Records from a collection:
──────
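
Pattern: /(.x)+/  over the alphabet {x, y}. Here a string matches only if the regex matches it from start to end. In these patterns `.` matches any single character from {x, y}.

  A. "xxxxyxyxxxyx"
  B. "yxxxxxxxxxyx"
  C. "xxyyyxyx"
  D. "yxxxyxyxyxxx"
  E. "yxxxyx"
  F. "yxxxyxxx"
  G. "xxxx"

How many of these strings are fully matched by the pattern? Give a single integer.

A → match
B → match
C → no match
D → match
E → match
F → match
G → match
Total matched: 6

6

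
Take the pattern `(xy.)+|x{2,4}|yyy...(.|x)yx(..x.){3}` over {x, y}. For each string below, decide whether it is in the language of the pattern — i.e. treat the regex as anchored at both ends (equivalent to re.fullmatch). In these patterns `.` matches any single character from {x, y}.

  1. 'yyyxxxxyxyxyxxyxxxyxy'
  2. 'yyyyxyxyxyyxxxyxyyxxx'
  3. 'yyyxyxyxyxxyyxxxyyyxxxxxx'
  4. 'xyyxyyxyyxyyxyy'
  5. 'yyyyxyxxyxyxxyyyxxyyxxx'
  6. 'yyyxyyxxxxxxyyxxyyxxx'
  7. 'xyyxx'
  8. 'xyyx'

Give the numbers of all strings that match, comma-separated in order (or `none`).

2, 4

1 → no match
2 → match
3 → no match
4 → match
5 → no match
6 → no match
7 → no match
8 → no match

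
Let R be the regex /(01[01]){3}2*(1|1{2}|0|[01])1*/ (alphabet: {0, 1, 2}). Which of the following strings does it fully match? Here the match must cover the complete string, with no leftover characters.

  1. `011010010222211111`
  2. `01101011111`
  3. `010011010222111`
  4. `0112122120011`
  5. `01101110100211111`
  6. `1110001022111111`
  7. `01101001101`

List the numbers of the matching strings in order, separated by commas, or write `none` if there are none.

1 → match
2 → no match
3 → match
4 → no match
5 → no match
6 → no match — must start with `01`
7 → match

1, 3, 7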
──────
▶ **INSTRUCTIONS FOR THE TASK**:
Only the lines that contain the string "patterns" should be copied from the entries above.

▶ **ANSWER AREA**:
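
Pattern: /(.x)+/  over the alphabet {x, y}. Here a string matches only if the regex matches it from start to end. In these patterns `.` matches any single character from {x, y}.
Take the pattern `(xy.)+|x{2,4}|yyy...(.|x)yx(..x.){3}` over {x, y}. For each string below, decide whether it is in the language of the pattern — i.e. treat the regex as anchored at both ends (equivalent to re.fullmatch). In these patterns `.` matches any single character from {x, y}.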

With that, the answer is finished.